Task goal :: Count every line in the data below that includes "find", and give only the result.

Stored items
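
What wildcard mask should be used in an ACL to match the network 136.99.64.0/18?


Subnet mask: 255.255.192.0
Wildcard = 255.255.255.255 - subnet mask
255 - 255 = 0
255 - 255 = 0
255 - 192 = 63
255 - 0 = 255
Wildcard: 0.0.63.255


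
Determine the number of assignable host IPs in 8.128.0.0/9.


Host bits = 32 - 9 = 23
Total addresses = 2^23 = 8388608
Usable = total - 2 (network and broadcast)
Usable hosts: 8388606


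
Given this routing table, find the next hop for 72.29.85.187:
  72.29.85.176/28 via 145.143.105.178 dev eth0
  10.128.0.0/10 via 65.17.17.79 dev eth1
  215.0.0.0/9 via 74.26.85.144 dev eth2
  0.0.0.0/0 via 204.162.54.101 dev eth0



Longest prefix match for 72.29.85.187:
  /28 72.29.85.176: MATCH
  /10 10.128.0.0: no
  /9 215.0.0.0: no
  /0 0.0.0.0: MATCH
Selected: next-hop 145.143.105.178 via eth0 (matched /28)


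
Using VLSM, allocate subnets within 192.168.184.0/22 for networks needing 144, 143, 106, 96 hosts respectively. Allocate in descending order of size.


144 hosts -> /24 (254 usable): 192.168.184.0/24
143 hosts -> /24 (254 usable): 192.168.185.0/24
106 hosts -> /25 (126 usable): 192.168.186.0/25
96 hosts -> /25 (126 usable): 192.168.186.128/25
Allocation: 192.168.184.0/24 (144 hosts, 254 usable); 192.168.185.0/24 (143 hosts, 254 usable); 192.168.186.0/25 (106 hosts, 126 usable); 192.168.186.128/25 (96 hosts, 126 usable)


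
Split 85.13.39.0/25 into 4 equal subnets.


New prefix = 25 + 2 = 27
Each subnet has 32 addresses
  85.13.39.0/27
  85.13.39.32/27
  85.13.39.64/27
  85.13.39.96/27
Subnets: 85.13.39.0/27, 85.13.39.32/27, 85.13.39.64/27, 85.13.39.96/27


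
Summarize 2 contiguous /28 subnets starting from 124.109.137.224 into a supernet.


Original prefix: /28
Number of subnets: 2 = 2^1
New prefix = 28 - 1 = 27
Supernet: 124.109.137.224/27


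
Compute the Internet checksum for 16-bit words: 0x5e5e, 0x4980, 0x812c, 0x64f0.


Sum all words (with carry folding):
+ 0x5e5e = 0x5e5e
+ 0x4980 = 0xa7de
+ 0x812c = 0x290b
+ 0x64f0 = 0x8dfb
One's complement: ~0x8dfb
Checksum = 0x7204


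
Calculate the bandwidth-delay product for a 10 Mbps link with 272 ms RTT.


BDP = bandwidth * RTT
= 10 Mbps * 272 ms
= 10 * 1e6 * 272 / 1000 bits
= 2720000 bits
= 340000 bytes
= 332.0312 KB
BDP = 2720000 bits (340000 bytes)


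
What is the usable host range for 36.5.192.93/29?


Network: 36.5.192.88
Broadcast: 36.5.192.95
First usable = network + 1
Last usable = broadcast - 1
Range: 36.5.192.89 to 36.5.192.94


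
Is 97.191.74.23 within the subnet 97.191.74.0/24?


Subnet network: 97.191.74.0
Test IP AND mask: 97.191.74.0
Yes, 97.191.74.23 is in 97.191.74.0/24


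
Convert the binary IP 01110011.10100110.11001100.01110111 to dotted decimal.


01110011 = 115
10100110 = 166
11001100 = 204
01110111 = 119
IP: 115.166.204.119


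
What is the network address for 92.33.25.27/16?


IP:   01011100.00100001.00011001.00011011
Mask: 11111111.11111111.00000000.00000000
AND operation:
Net:  01011100.00100001.00000000.00000000
Network: 92.33.0.0/16


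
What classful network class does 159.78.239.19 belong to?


First octet: 159
Binary: 10011111
10xxxxxx -> Class B (128-191)
Class B, default mask 255.255.0.0 (/16)


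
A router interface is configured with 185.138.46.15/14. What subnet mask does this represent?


/14 means 14 network bits, 18 host bits
Binary: 11111111111111000000000000000000
Mask: 255.252.0.0


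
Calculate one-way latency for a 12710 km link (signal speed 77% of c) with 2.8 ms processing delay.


Speed = 0.77 * 3e5 km/s = 231000 km/s
Propagation delay = 12710 / 231000 = 0.055 s = 55.0216 ms
Processing delay = 2.8 ms
Total one-way latency = 57.8216 ms


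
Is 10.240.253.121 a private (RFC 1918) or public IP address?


RFC 1918 private ranges:
  10.0.0.0/8 (10.0.0.0 - 10.255.255.255)
  172.16.0.0/12 (172.16.0.0 - 172.31.255.255)
  192.168.0.0/16 (192.168.0.0 - 192.168.255.255)
Private (in 10.0.0.0/8)


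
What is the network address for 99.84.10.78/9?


IP:   01100011.01010100.00001010.01001110
Mask: 11111111.10000000.00000000.00000000
AND operation:
Net:  01100011.00000000.00000000.00000000
Network: 99.0.0.0/9


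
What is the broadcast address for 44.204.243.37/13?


Network: 44.200.0.0/13
Host bits = 19
Set all host bits to 1:
Broadcast: 44.207.255.255


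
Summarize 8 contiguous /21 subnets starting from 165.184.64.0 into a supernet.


Original prefix: /21
Number of subnets: 8 = 2^3
New prefix = 21 - 3 = 18
Supernet: 165.184.64.0/18


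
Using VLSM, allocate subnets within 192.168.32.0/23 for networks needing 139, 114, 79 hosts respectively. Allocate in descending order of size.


139 hosts -> /24 (254 usable): 192.168.32.0/24
114 hosts -> /25 (126 usable): 192.168.33.0/25
79 hosts -> /25 (126 usable): 192.168.33.128/25
Allocation: 192.168.32.0/24 (139 hosts, 254 usable); 192.168.33.0/25 (114 hosts, 126 usable); 192.168.33.128/25 (79 hosts, 126 usable)


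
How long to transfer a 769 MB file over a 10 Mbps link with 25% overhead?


Effective throughput = 10 * (1 - 25/100) = 7.5 Mbps
File size in Mb = 769 * 8 = 6152 Mb
Time = 6152 / 7.5
Time = 820.2667 seconds


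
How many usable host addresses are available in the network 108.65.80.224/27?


Host bits = 32 - 27 = 5
Total addresses = 2^5 = 32
Usable = total - 2 (network and broadcast)
Usable hosts: 30


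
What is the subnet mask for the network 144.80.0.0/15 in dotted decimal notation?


/15 means 15 network bits, 17 host bits
Binary: 11111111111111100000000000000000
Mask: 255.254.0.0


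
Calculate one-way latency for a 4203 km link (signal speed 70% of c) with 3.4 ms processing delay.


Speed = 0.7 * 3e5 km/s = 210000 km/s
Propagation delay = 4203 / 210000 = 0.02 s = 20.0143 ms
Processing delay = 3.4 ms
Total one-way latency = 23.4143 ms


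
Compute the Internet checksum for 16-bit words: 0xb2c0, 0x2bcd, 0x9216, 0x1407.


Sum all words (with carry folding):
+ 0xb2c0 = 0xb2c0
+ 0x2bcd = 0xde8d
+ 0x9216 = 0x70a4
+ 0x1407 = 0x84ab
One's complement: ~0x84ab
Checksum = 0x7b54


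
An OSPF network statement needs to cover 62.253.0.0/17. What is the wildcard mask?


Subnet mask: 255.255.128.0
Wildcard = 255.255.255.255 - subnet mask
255 - 255 = 0
255 - 255 = 0
255 - 128 = 127
255 - 0 = 255
Wildcard: 0.0.127.255


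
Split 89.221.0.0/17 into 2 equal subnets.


New prefix = 17 + 1 = 18
Each subnet has 16384 addresses
  89.221.0.0/18
  89.221.64.0/18
Subnets: 89.221.0.0/18, 89.221.64.0/18


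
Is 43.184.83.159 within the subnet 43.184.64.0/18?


Subnet network: 43.184.64.0
Test IP AND mask: 43.184.64.0
Yes, 43.184.83.159 is in 43.184.64.0/18


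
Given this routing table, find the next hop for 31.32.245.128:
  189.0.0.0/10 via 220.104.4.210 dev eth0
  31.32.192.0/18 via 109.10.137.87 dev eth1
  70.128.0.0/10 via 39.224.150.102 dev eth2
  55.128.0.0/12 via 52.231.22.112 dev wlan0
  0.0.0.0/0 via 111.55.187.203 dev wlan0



Longest prefix match for 31.32.245.128:
  /10 189.0.0.0: no
  /18 31.32.192.0: MATCH
  /10 70.128.0.0: no
  /12 55.128.0.0: no
  /0 0.0.0.0: MATCH
Selected: next-hop 109.10.137.87 via eth1 (matched /18)


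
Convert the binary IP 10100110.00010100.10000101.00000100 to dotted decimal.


10100110 = 166
00010100 = 20
10000101 = 133
00000100 = 4
IP: 166.20.133.4


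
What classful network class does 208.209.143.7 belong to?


First octet: 208
Binary: 11010000
110xxxxx -> Class C (192-223)
Class C, default mask 255.255.255.0 (/24)


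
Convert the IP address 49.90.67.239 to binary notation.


49 = 00110001
90 = 01011010
67 = 01000011
239 = 11101111
Binary: 00110001.01011010.01000011.11101111


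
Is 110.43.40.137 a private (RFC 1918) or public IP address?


RFC 1918 private ranges:
  10.0.0.0/8 (10.0.0.0 - 10.255.255.255)
  172.16.0.0/12 (172.16.0.0 - 172.31.255.255)
  192.168.0.0/16 (192.168.0.0 - 192.168.255.255)
Public (not in any RFC 1918 range)


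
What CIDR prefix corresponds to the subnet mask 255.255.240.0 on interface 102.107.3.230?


Binary: 11111111.11111111.11110000.00000000
Count leading 1s
Prefix: /20


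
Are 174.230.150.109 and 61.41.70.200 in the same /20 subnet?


Mask: 255.255.240.0
174.230.150.109 AND mask = 174.230.144.0
61.41.70.200 AND mask = 61.41.64.0
No, different subnets (174.230.144.0 vs 61.41.64.0)


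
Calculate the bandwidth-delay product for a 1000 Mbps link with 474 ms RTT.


BDP = bandwidth * RTT
= 1000 Mbps * 474 ms
= 1000 * 1e6 * 474 / 1000 bits
= 474000000 bits
= 59250000 bytes
= 57861.3281 KB
BDP = 474000000 bits (59250000 bytes)


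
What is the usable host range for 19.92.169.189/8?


Network: 19.0.0.0
Broadcast: 19.255.255.255
First usable = network + 1
Last usable = broadcast - 1
Range: 19.0.0.1 to 19.255.255.254


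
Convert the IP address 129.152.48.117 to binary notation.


129 = 10000001
152 = 10011000
48 = 00110000
117 = 01110101
Binary: 10000001.10011000.00110000.01110101


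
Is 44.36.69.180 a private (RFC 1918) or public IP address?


RFC 1918 private ranges:
  10.0.0.0/8 (10.0.0.0 - 10.255.255.255)
  172.16.0.0/12 (172.16.0.0 - 172.31.255.255)
  192.168.0.0/16 (192.168.0.0 - 192.168.255.255)
Public (not in any RFC 1918 range)


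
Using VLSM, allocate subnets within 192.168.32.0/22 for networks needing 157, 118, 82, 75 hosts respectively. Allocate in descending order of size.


157 hosts -> /24 (254 usable): 192.168.32.0/24
118 hosts -> /25 (126 usable): 192.168.33.0/25
82 hosts -> /25 (126 usable): 192.168.33.128/25
75 hosts -> /25 (126 usable): 192.168.34.0/25
Allocation: 192.168.32.0/24 (157 hosts, 254 usable); 192.168.33.0/25 (118 hosts, 126 usable); 192.168.33.128/25 (82 hosts, 126 usable); 192.168.34.0/25 (75 hosts, 126 usable)


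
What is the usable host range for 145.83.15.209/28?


Network: 145.83.15.208
Broadcast: 145.83.15.223
First usable = network + 1
Last usable = broadcast - 1
Range: 145.83.15.209 to 145.83.15.222


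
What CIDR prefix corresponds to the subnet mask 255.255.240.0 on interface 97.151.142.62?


Binary: 11111111.11111111.11110000.00000000
Count leading 1s
Prefix: /20


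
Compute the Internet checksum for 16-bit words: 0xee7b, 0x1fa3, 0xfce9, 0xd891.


Sum all words (with carry folding):
+ 0xee7b = 0xee7b
+ 0x1fa3 = 0x0e1f
+ 0xfce9 = 0x0b09
+ 0xd891 = 0xe39a
One's complement: ~0xe39a
Checksum = 0x1c65


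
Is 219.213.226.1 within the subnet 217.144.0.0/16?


Subnet network: 217.144.0.0
Test IP AND mask: 219.213.0.0
No, 219.213.226.1 is not in 217.144.0.0/16


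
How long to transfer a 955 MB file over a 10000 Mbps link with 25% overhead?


Effective throughput = 10000 * (1 - 25/100) = 7500 Mbps
File size in Mb = 955 * 8 = 7640 Mb
Time = 7640 / 7500
Time = 1.0187 seconds


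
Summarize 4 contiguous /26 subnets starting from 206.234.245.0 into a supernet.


Original prefix: /26
Number of subnets: 4 = 2^2
New prefix = 26 - 2 = 24
Supernet: 206.234.245.0/24


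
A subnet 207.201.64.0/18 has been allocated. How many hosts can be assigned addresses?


Host bits = 32 - 18 = 14
Total addresses = 2^14 = 16384
Usable = total - 2 (network and broadcast)
Usable hosts: 16382


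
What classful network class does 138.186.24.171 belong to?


First octet: 138
Binary: 10001010
10xxxxxx -> Class B (128-191)
Class B, default mask 255.255.0.0 (/16)


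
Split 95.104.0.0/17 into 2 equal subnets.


New prefix = 17 + 1 = 18
Each subnet has 16384 addresses
  95.104.0.0/18
  95.104.64.0/18
Subnets: 95.104.0.0/18, 95.104.64.0/18


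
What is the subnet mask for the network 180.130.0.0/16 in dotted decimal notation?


/16 means 16 network bits, 16 host bits
Binary: 11111111111111110000000000000000
Mask: 255.255.0.0


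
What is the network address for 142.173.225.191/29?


IP:   10001110.10101101.11100001.10111111
Mask: 11111111.11111111.11111111.11111000
AND operation:
Net:  10001110.10101101.11100001.10111000
Network: 142.173.225.184/29


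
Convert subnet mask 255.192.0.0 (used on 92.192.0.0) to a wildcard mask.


Subnet mask: 255.192.0.0
Wildcard = 255.255.255.255 - subnet mask
255 - 255 = 0
255 - 192 = 63
255 - 0 = 255
255 - 0 = 255
Wildcard: 0.63.255.255


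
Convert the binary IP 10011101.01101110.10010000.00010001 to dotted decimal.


10011101 = 157
01101110 = 110
10010000 = 144
00010001 = 17
IP: 157.110.144.17


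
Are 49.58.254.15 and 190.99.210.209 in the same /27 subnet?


Mask: 255.255.255.224
49.58.254.15 AND mask = 49.58.254.0
190.99.210.209 AND mask = 190.99.210.192
No, different subnets (49.58.254.0 vs 190.99.210.192)


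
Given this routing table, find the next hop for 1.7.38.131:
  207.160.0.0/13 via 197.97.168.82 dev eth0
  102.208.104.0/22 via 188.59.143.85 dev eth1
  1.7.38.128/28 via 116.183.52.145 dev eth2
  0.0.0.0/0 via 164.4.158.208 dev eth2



Longest prefix match for 1.7.38.131:
  /13 207.160.0.0: no
  /22 102.208.104.0: no
  /28 1.7.38.128: MATCH
  /0 0.0.0.0: MATCH
Selected: next-hop 116.183.52.145 via eth2 (matched /28)


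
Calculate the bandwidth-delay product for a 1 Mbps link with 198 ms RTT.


BDP = bandwidth * RTT
= 1 Mbps * 198 ms
= 1 * 1e6 * 198 / 1000 bits
= 198000 bits
= 24750 bytes
= 24.1699 KB
BDP = 198000 bits (24750 bytes)


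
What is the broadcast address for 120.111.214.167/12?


Network: 120.96.0.0/12
Host bits = 20
Set all host bits to 1:
Broadcast: 120.111.255.255


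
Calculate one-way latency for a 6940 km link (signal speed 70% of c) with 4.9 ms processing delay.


Speed = 0.7 * 3e5 km/s = 210000 km/s
Propagation delay = 6940 / 210000 = 0.033 s = 33.0476 ms
Processing delay = 4.9 ms
Total one-way latency = 37.9476 ms


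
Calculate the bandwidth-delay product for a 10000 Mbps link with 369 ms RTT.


BDP = bandwidth * RTT
= 10000 Mbps * 369 ms
= 10000 * 1e6 * 369 / 1000 bits
= 3690000000 bits
= 461250000 bytes
= 450439.4531 KB
BDP = 3690000000 bits (461250000 bytes)


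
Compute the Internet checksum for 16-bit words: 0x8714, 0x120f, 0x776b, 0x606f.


Sum all words (with carry folding):
+ 0x8714 = 0x8714
+ 0x120f = 0x9923
+ 0x776b = 0x108f
+ 0x606f = 0x70fe
One's complement: ~0x70fe
Checksum = 0x8f01


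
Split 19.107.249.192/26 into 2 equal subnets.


New prefix = 26 + 1 = 27
Each subnet has 32 addresses
  19.107.249.192/27
  19.107.249.224/27
Subnets: 19.107.249.192/27, 19.107.249.224/27


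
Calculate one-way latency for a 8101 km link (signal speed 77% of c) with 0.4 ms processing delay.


Speed = 0.77 * 3e5 km/s = 231000 km/s
Propagation delay = 8101 / 231000 = 0.0351 s = 35.0693 ms
Processing delay = 0.4 ms
Total one-way latency = 35.4693 ms


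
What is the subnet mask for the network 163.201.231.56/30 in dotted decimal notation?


/30 means 30 network bits, 2 host bits
Binary: 11111111111111111111111111111100
Mask: 255.255.255.252


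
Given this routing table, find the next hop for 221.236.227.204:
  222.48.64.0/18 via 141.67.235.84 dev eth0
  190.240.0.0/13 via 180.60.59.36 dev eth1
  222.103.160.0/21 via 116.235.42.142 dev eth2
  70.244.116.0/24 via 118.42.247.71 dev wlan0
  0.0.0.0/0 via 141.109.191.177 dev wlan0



Longest prefix match for 221.236.227.204:
  /18 222.48.64.0: no
  /13 190.240.0.0: no
  /21 222.103.160.0: no
  /24 70.244.116.0: no
  /0 0.0.0.0: MATCH
Selected: next-hop 141.109.191.177 via wlan0 (matched /0)


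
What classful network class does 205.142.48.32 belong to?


First octet: 205
Binary: 11001101
110xxxxx -> Class C (192-223)
Class C, default mask 255.255.255.0 (/24)


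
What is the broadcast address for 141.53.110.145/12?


Network: 141.48.0.0/12
Host bits = 20
Set all host bits to 1:
Broadcast: 141.63.255.255


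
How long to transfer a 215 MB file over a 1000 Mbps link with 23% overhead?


Effective throughput = 1000 * (1 - 23/100) = 770 Mbps
File size in Mb = 215 * 8 = 1720 Mb
Time = 1720 / 770
Time = 2.2338 seconds


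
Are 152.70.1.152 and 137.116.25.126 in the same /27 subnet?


Mask: 255.255.255.224
152.70.1.152 AND mask = 152.70.1.128
137.116.25.126 AND mask = 137.116.25.96
No, different subnets (152.70.1.128 vs 137.116.25.96)


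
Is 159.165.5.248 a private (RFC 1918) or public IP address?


RFC 1918 private ranges:
  10.0.0.0/8 (10.0.0.0 - 10.255.255.255)
  172.16.0.0/12 (172.16.0.0 - 172.31.255.255)
  192.168.0.0/16 (192.168.0.0 - 192.168.255.255)
Public (not in any RFC 1918 range)


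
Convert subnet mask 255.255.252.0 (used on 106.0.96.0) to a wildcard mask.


Subnet mask: 255.255.252.0
Wildcard = 255.255.255.255 - subnet mask
255 - 255 = 0
255 - 255 = 0
255 - 252 = 3
255 - 0 = 255
Wildcard: 0.0.3.255


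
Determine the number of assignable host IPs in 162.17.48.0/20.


Host bits = 32 - 20 = 12
Total addresses = 2^12 = 4096
Usable = total - 2 (network and broadcast)
Usable hosts: 4094


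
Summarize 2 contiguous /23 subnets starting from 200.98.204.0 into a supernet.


Original prefix: /23
Number of subnets: 2 = 2^1
New prefix = 23 - 1 = 22
Supernet: 200.98.204.0/22


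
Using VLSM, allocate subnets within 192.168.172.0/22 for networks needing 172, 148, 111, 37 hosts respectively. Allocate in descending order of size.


172 hosts -> /24 (254 usable): 192.168.172.0/24
148 hosts -> /24 (254 usable): 192.168.173.0/24
111 hosts -> /25 (126 usable): 192.168.174.0/25
37 hosts -> /26 (62 usable): 192.168.174.128/26
Allocation: 192.168.172.0/24 (172 hosts, 254 usable); 192.168.173.0/24 (148 hosts, 254 usable); 192.168.174.0/25 (111 hosts, 126 usable); 192.168.174.128/26 (37 hosts, 62 usable)


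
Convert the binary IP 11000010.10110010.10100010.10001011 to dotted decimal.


11000010 = 194
10110010 = 178
10100010 = 162
10001011 = 139
IP: 194.178.162.139


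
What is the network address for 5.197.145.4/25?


IP:   00000101.11000101.10010001.00000100
Mask: 11111111.11111111.11111111.10000000
AND operation:
Net:  00000101.11000101.10010001.00000000
Network: 5.197.145.0/25


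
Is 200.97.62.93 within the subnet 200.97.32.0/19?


Subnet network: 200.97.32.0
Test IP AND mask: 200.97.32.0
Yes, 200.97.62.93 is in 200.97.32.0/19


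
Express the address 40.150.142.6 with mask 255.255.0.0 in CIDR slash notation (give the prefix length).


Binary: 11111111.11111111.00000000.00000000
Count leading 1s
Prefix: /16


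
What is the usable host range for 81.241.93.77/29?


Network: 81.241.93.72
Broadcast: 81.241.93.79
First usable = network + 1
Last usable = broadcast - 1
Range: 81.241.93.73 to 81.241.93.78


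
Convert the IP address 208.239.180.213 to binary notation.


208 = 11010000
239 = 11101111
180 = 10110100
213 = 11010101
Binary: 11010000.11101111.10110100.11010101


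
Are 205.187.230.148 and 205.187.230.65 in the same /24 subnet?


Mask: 255.255.255.0
205.187.230.148 AND mask = 205.187.230.0
205.187.230.65 AND mask = 205.187.230.0
Yes, same subnet (205.187.230.0)


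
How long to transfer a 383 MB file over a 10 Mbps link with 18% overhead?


Effective throughput = 10 * (1 - 18/100) = 8.2 Mbps
File size in Mb = 383 * 8 = 3064 Mb
Time = 3064 / 8.2
Time = 373.6585 seconds


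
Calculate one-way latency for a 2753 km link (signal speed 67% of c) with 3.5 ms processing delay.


Speed = 0.67 * 3e5 km/s = 201000 km/s
Propagation delay = 2753 / 201000 = 0.0137 s = 13.6965 ms
Processing delay = 3.5 ms
Total one-way latency = 17.1965 ms


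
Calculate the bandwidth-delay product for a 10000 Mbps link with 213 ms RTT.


BDP = bandwidth * RTT
= 10000 Mbps * 213 ms
= 10000 * 1e6 * 213 / 1000 bits
= 2130000000 bits
= 266250000 bytes
= 260009.7656 KB
BDP = 2130000000 bits (266250000 bytes)


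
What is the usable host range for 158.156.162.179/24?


Network: 158.156.162.0
Broadcast: 158.156.162.255
First usable = network + 1
Last usable = broadcast - 1
Range: 158.156.162.1 to 158.156.162.254


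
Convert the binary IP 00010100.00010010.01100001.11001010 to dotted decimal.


00010100 = 20
00010010 = 18
01100001 = 97
11001010 = 202
IP: 20.18.97.202


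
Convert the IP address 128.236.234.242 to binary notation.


128 = 10000000
236 = 11101100
234 = 11101010
242 = 11110010
Binary: 10000000.11101100.11101010.11110010


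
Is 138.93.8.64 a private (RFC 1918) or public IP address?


RFC 1918 private ranges:
  10.0.0.0/8 (10.0.0.0 - 10.255.255.255)
  172.16.0.0/12 (172.16.0.0 - 172.31.255.255)
  192.168.0.0/16 (192.168.0.0 - 192.168.255.255)
Public (not in any RFC 1918 range)


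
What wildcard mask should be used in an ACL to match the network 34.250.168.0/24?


Subnet mask: 255.255.255.0
Wildcard = 255.255.255.255 - subnet mask
255 - 255 = 0
255 - 255 = 0
255 - 255 = 0
255 - 0 = 255
Wildcard: 0.0.0.255


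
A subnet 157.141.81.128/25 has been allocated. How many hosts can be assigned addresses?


Host bits = 32 - 25 = 7
Total addresses = 2^7 = 128
Usable = total - 2 (network and broadcast)
Usable hosts: 126


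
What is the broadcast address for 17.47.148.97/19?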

Result below :: 4